+++ Listed entries
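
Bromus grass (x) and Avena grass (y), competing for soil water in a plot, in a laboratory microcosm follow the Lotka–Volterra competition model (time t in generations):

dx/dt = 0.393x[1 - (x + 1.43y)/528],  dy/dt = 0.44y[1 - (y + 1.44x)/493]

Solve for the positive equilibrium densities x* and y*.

Setting both brackets to zero gives the nullclines x + 1.43y = 528 and 1.44x + y = 493.
Substituting y = 493 - 1.44x into the first: x(1 - 1.43·1.44) = 528 - 1.43·493.
So x* = -177/-1.06 = 167, and then y* = 493 - 1.44·167 = 252.

x* ≈ 167, y* ≈ 252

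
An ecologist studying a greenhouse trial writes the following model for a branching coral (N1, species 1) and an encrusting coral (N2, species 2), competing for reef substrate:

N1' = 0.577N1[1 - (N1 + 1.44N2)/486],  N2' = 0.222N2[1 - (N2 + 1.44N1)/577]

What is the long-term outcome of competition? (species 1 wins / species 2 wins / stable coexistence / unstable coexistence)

unstable coexistence (outcome depends on initial conditions)

Compare the nullcline intercepts: K1/α12 = 486/1.44 = 338 < K2 = 577; K2/α21 = 577/1.44 = 401 < K1 = 486.
Since both are reversed, neither can invade when rare; the interior point is a saddle.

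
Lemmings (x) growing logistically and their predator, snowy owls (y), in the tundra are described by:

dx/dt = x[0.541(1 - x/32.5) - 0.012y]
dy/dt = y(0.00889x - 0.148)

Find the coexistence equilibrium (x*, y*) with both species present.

From dy/dt = 0 with y > 0: 0.00889x* = 0.148, so x* = 16.6.
Substitute into dx/dt = 0: 0.541(1 - 16.6/32.5) = 0.012y*.
The bracket is 0.488, giving y* = 0.264/0.012 = 22.

x* ≈ 16.6, y* ≈ 22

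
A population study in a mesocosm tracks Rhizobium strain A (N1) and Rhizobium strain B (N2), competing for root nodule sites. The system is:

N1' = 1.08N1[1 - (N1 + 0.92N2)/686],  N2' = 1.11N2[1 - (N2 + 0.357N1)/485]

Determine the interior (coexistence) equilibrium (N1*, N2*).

N1* ≈ 357, N2* ≈ 358

Setting both brackets to zero gives the nullclines N1 + 0.92N2 = 686 and 0.357N1 + N2 = 485.
Substituting N2 = 485 - 0.357N1 into the first: N1(1 - 0.92·0.357) = 686 - 0.92·485.
So N1* = 240/0.672 = 357, and then N2* = 485 - 0.357·357 = 358.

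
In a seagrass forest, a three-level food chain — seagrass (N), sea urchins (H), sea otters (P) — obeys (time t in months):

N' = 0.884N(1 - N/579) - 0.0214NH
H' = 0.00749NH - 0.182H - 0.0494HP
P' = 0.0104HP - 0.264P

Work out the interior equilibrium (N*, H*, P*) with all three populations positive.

From dP/dt = 0: 0.0104H* = 0.264, so H* = 25.4.
From dN/dt = 0: 0.884(1 - N*/579) = 0.0214·25.4, giving N* = 579·(1 - 0.615) = 223.
From dH/dt = 0: 0.00749·223 - 0.182 = 0.0494P*, so P* = 1.49/0.0494 = 30.2.

N* ≈ 223, H* ≈ 25.4, P* ≈ 30.2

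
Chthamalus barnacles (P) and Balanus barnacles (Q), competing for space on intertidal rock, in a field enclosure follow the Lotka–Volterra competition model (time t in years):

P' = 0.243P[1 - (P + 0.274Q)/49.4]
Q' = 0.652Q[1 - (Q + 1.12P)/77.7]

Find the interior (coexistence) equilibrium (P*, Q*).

Setting both brackets to zero gives the nullclines P + 0.274Q = 49.4 and 1.12P + Q = 77.7.
Substituting Q = 77.7 - 1.12P into the first: P(1 - 0.274·1.12) = 49.4 - 0.274·77.7.
So P* = 28.1/0.693 = 40.6, and then Q* = 77.7 - 1.12·40.6 = 32.3.

P* ≈ 40.6, Q* ≈ 32.3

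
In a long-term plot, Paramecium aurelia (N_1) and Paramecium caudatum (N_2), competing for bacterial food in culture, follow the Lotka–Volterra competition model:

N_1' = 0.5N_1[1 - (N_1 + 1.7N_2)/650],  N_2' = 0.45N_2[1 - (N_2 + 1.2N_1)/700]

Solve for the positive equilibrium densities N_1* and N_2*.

Setting both brackets to zero gives the nullclines N_1 + 1.7N_2 = 650 and 1.2N_1 + N_2 = 700.
Substituting N_2 = 700 - 1.2N_1 into the first: N_1(1 - 1.7·1.2) = 650 - 1.7·700.
So N_1* = -540/-1.04 = 519, and then N_2* = 700 - 1.2·519 = 76.9.

N_1* ≈ 519, N_2* ≈ 76.9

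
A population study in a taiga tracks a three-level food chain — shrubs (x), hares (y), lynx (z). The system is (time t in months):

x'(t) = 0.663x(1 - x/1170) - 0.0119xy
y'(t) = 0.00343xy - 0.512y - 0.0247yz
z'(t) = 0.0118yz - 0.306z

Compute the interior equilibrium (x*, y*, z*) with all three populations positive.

x* ≈ 625, y* ≈ 25.9, z* ≈ 66.1

From dz/dt = 0: 0.0118y* = 0.306, so y* = 25.9.
From dx/dt = 0: 0.663(1 - x*/1170) = 0.0119·25.9, giving x* = 1170·(1 - 0.465) = 625.
From dy/dt = 0: 0.00343·625 - 0.512 = 0.0247z*, so z* = 1.63/0.0247 = 66.1.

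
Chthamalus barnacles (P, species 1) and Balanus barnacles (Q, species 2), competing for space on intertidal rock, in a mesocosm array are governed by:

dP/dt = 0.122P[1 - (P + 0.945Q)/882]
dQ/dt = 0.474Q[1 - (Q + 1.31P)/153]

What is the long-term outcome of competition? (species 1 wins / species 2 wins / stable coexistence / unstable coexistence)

species 1 excludes species 2

Compare the nullcline intercepts: K1/α12 = 882/0.945 = 933 > K2 = 153; K2/α21 = 153/1.31 = 117 < K1 = 882.
Since the inequalities point opposite ways, species 1 can invade but species 2 cannot.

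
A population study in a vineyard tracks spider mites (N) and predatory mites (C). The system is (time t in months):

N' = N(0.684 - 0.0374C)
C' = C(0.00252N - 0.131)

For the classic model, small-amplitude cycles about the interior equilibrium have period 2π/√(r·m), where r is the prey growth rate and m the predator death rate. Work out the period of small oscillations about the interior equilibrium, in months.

T ≈ 21 months

Here r = 0.684 and m = 0.131, so r·m = 0.0896.
ω = √0.0896 = 0.299 per month, hence T = 2π/ω ≈ 21 months.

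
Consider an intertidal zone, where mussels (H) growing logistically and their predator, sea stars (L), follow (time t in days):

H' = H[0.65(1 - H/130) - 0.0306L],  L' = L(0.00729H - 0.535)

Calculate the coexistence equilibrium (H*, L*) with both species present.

From dL/dt = 0 with L > 0: 0.00729H* = 0.535, so H* = 73.4.
Substitute into dH/dt = 0: 0.65(1 - 73.4/130) = 0.0306L*.
The bracket is 0.435, giving L* = 0.283/0.0306 = 9.25.

H* ≈ 73.4, L* ≈ 9.25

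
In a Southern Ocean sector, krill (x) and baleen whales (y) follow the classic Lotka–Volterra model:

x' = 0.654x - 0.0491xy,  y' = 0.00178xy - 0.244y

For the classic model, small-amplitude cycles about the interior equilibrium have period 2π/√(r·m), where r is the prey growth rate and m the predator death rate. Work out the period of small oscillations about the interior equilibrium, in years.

Here r = 0.654 and m = 0.244, so r·m = 0.16.
ω = √0.16 = 0.399 per year, hence T = 2π/ω ≈ 15.7 years.

T ≈ 15.7 years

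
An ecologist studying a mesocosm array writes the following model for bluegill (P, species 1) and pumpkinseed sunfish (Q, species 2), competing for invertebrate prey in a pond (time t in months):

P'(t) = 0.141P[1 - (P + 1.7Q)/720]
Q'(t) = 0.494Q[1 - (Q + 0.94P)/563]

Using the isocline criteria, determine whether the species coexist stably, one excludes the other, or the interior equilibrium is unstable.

Compare the nullcline intercepts: K1/α12 = 720/1.7 = 424 < K2 = 563; K2/α21 = 563/0.94 = 599 < K1 = 720.
Since both are reversed, neither can invade when rare; the interior point is a saddle.

unstable coexistence (outcome depends on initial conditions)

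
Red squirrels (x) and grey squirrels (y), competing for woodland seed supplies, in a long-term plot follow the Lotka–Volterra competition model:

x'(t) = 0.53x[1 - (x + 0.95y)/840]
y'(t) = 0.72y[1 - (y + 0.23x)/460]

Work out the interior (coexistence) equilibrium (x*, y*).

Setting both brackets to zero gives the nullclines x + 0.95y = 840 and 0.23x + y = 460.
Substituting y = 460 - 0.23x into the first: x(1 - 0.95·0.23) = 840 - 0.95·460.
So x* = 403/0.781 = 516, and then y* = 460 - 0.23·516 = 341.

x* ≈ 516, y* ≈ 341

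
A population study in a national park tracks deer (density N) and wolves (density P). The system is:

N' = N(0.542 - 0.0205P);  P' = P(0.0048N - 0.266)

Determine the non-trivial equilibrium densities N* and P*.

N* ≈ 55.4, P* ≈ 26.4

Set dP/dt = 0 with P > 0: 0.0048N - 0.266 = 0, so N* = 0.266/0.0048 = 55.4.
Set dN/dt = 0 with N > 0: 0.542 - 0.0205P = 0, so P* = 0.542/0.0205 = 26.4.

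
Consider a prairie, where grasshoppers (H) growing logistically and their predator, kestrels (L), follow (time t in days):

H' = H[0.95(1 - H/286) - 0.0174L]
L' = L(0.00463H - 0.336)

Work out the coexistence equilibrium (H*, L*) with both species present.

H* ≈ 72.6, L* ≈ 40.7

From dL/dt = 0 with L > 0: 0.00463H* = 0.336, so H* = 72.6.
Substitute into dH/dt = 0: 0.95(1 - 72.6/286) = 0.0174L*.
The bracket is 0.746, giving L* = 0.709/0.0174 = 40.7.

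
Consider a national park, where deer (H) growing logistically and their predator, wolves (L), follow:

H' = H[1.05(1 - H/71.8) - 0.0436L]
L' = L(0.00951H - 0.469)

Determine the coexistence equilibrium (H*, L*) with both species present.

From dL/dt = 0 with L > 0: 0.00951H* = 0.469, so H* = 49.3.
Substitute into dH/dt = 0: 1.05(1 - 49.3/71.8) = 0.0436L*.
The bracket is 0.313, giving L* = 0.329/0.0436 = 7.54.

H* ≈ 49.3, L* ≈ 7.54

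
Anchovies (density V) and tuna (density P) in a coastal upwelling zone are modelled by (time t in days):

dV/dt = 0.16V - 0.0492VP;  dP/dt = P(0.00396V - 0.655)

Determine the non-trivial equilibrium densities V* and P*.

V* ≈ 165, P* ≈ 3.25

Set dP/dt = 0 with P > 0: 0.00396V - 0.655 = 0, so V* = 0.655/0.00396 = 165.
Set dV/dt = 0 with V > 0: 0.16 - 0.0492P = 0, so P* = 0.16/0.0492 = 3.25.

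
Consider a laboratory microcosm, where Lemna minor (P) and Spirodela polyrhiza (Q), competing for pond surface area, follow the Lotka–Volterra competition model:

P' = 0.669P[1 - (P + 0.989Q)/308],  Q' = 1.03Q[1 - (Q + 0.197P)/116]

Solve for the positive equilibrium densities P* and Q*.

Setting both brackets to zero gives the nullclines P + 0.989Q = 308 and 0.197P + Q = 116.
Substituting Q = 116 - 0.197P into the first: P(1 - 0.989·0.197) = 308 - 0.989·116.
So P* = 193/0.805 = 240, and then Q* = 116 - 0.197·240 = 68.7.

P* ≈ 240, Q* ≈ 68.7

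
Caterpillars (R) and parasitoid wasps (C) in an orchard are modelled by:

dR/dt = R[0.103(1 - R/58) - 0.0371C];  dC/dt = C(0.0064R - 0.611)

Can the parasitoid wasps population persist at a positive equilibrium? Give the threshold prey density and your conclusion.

Threshold R = 95.5; K < 95.5, so no, the predator goes extinct.

The predator equation gives dC/dt > 0 only when R > 0.611/0.0064 = 95.5.
Without the predator, R → K = 58. Since 58 < 95.5, the predator cannot invade.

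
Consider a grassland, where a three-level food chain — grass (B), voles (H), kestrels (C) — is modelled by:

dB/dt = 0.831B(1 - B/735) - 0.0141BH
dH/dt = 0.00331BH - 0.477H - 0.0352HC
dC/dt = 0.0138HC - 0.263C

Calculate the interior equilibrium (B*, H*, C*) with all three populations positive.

From dC/dt = 0: 0.0138H* = 0.263, so H* = 19.1.
From dB/dt = 0: 0.831(1 - B*/735) = 0.0141·19.1, giving B* = 735·(1 - 0.323) = 497.
From dH/dt = 0: 0.00331·497 - 0.477 = 0.0352C*, so C* = 1.17/0.0352 = 33.2.

B* ≈ 497, H* ≈ 19.1, C* ≈ 33.2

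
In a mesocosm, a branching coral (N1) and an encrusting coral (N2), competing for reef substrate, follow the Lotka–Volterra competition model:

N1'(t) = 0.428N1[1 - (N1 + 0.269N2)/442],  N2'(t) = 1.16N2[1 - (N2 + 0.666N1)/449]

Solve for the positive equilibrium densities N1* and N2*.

N1* ≈ 391, N2* ≈ 188

Setting both brackets to zero gives the nullclines N1 + 0.269N2 = 442 and 0.666N1 + N2 = 449.
Substituting N2 = 449 - 0.666N1 into the first: N1(1 - 0.269·0.666) = 442 - 0.269·449.
So N1* = 321/0.821 = 391, and then N2* = 449 - 0.666·391 = 188.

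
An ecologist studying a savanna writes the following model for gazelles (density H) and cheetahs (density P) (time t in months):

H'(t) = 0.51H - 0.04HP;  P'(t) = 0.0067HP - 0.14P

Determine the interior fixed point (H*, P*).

Set dP/dt = 0 with P > 0: 0.0067H - 0.14 = 0, so H* = 0.14/0.0067 = 20.9.
Set dH/dt = 0 with H > 0: 0.51 - 0.04P = 0, so P* = 0.51/0.04 = 12.8.

H* ≈ 20.9, P* ≈ 12.8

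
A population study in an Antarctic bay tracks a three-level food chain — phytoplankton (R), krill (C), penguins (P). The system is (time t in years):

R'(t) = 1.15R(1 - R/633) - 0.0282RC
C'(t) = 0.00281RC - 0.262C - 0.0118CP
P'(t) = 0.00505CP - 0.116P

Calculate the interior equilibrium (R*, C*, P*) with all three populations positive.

From dP/dt = 0: 0.00505C* = 0.116, so C* = 23.
From dR/dt = 0: 1.15(1 - R*/633) = 0.0282·23, giving R* = 633·(1 - 0.563) = 276.
From dC/dt = 0: 0.00281·276 - 0.262 = 0.0118P*, so P* = 0.515/0.0118 = 43.6.

R* ≈ 276, C* ≈ 23, P* ≈ 43.6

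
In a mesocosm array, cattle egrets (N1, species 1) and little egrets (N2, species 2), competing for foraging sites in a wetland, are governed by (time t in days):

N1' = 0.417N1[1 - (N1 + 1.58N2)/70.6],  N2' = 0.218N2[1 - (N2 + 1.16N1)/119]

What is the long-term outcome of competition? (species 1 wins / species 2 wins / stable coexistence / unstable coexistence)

species 2 excludes species 1

Compare the nullcline intercepts: K1/α12 = 70.6/1.58 = 44.7 < K2 = 119; K2/α21 = 119/1.16 = 103 > K1 = 70.6.
Since the inequalities point opposite ways, species 2 can invade but species 1 cannot.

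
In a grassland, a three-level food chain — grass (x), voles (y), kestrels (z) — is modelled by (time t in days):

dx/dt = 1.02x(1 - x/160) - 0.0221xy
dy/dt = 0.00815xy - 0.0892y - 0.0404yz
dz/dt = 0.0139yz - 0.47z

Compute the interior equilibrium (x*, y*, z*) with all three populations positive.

From dz/dt = 0: 0.0139y* = 0.47, so y* = 33.8.
From dx/dt = 0: 1.02(1 - x*/160) = 0.0221·33.8, giving x* = 160·(1 - 0.733) = 42.8.
From dy/dt = 0: 0.00815·42.8 - 0.0892 = 0.0404z*, so z* = 0.259/0.0404 = 6.42.

x* ≈ 42.8, y* ≈ 33.8, z* ≈ 6.42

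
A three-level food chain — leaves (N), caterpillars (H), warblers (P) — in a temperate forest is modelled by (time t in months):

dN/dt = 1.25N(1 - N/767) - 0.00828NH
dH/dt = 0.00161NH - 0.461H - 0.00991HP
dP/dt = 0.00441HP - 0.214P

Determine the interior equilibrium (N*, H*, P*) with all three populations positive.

From dP/dt = 0: 0.00441H* = 0.214, so H* = 48.5.
From dN/dt = 0: 1.25(1 - N*/767) = 0.00828·48.5, giving N* = 767·(1 - 0.321) = 520.
From dH/dt = 0: 0.00161·520 - 0.461 = 0.00991P*, so P* = 0.377/0.00991 = 38.

N* ≈ 520, H* ≈ 48.5, P* ≈ 38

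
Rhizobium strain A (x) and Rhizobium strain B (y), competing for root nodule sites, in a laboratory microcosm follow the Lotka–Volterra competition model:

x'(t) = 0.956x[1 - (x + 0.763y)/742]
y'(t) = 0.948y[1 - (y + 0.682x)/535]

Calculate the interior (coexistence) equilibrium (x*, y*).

x* ≈ 696, y* ≈ 60.4

Setting both brackets to zero gives the nullclines x + 0.763y = 742 and 0.682x + y = 535.
Substituting y = 535 - 0.682x into the first: x(1 - 0.763·0.682) = 742 - 0.763·535.
So x* = 334/0.48 = 696, and then y* = 535 - 0.682·696 = 60.4.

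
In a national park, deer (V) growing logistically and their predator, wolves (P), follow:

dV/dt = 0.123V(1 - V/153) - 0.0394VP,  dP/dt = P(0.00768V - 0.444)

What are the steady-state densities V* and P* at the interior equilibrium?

V* ≈ 57.8, P* ≈ 1.94

From dP/dt = 0 with P > 0: 0.00768V* = 0.444, so V* = 57.8.
Substitute into dV/dt = 0: 0.123(1 - 57.8/153) = 0.0394P*.
The bracket is 0.622, giving P* = 0.0765/0.0394 = 1.94.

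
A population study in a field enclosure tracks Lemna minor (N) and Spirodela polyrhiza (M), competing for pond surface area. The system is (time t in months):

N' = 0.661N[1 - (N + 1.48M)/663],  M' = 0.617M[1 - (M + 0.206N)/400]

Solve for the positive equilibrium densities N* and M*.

N* ≈ 102, M* ≈ 379

Setting both brackets to zero gives the nullclines N + 1.48M = 663 and 0.206N + M = 400.
Substituting M = 400 - 0.206N into the first: N(1 - 1.48·0.206) = 663 - 1.48·400.
So N* = 71/0.695 = 102, and then M* = 400 - 0.206·102 = 379.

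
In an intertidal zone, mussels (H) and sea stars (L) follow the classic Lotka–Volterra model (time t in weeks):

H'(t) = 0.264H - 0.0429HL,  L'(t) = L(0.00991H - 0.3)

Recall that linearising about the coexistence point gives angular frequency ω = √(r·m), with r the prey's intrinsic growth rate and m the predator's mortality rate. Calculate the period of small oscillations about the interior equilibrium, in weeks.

Here r = 0.264 and m = 0.3, so r·m = 0.0792.
ω = √0.0792 = 0.281 per week, hence T = 2π/ω ≈ 22.3 weeks.

T ≈ 22.3 weeks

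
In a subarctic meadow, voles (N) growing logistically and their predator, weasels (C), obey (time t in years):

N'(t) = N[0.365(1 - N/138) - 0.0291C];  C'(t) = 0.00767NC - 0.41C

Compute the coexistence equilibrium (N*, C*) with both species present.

N* ≈ 53.5, C* ≈ 7.68

From dC/dt = 0 with C > 0: 0.00767N* = 0.41, so N* = 53.5.
Substitute into dN/dt = 0: 0.365(1 - 53.5/138) = 0.0291C*.
The bracket is 0.613, giving C* = 0.224/0.0291 = 7.68.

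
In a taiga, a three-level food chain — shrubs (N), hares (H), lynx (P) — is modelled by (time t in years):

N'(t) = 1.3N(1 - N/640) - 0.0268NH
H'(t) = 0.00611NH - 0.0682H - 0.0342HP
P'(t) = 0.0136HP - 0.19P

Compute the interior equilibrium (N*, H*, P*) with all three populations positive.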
++++++
Assignment –
Scan the listing above, and wherever a line holds the word "studying", copy it.

Answer to this problem –
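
An ecologist studying a greenhouse trial writes the following model for a branching coral (N1, species 1) and an encrusting coral (N2, species 2), competing for reef substrate:
An ecologist studying a mesocosm array writes the following model for bluegill (P, species 1) and pumpkinseed sunfish (Q, species 2), competing for invertebrate prey in a pond (time t in months):
An ecologist studying a savanna writes the following model for gazelles (density H) and cheetahs (density P) (time t in months):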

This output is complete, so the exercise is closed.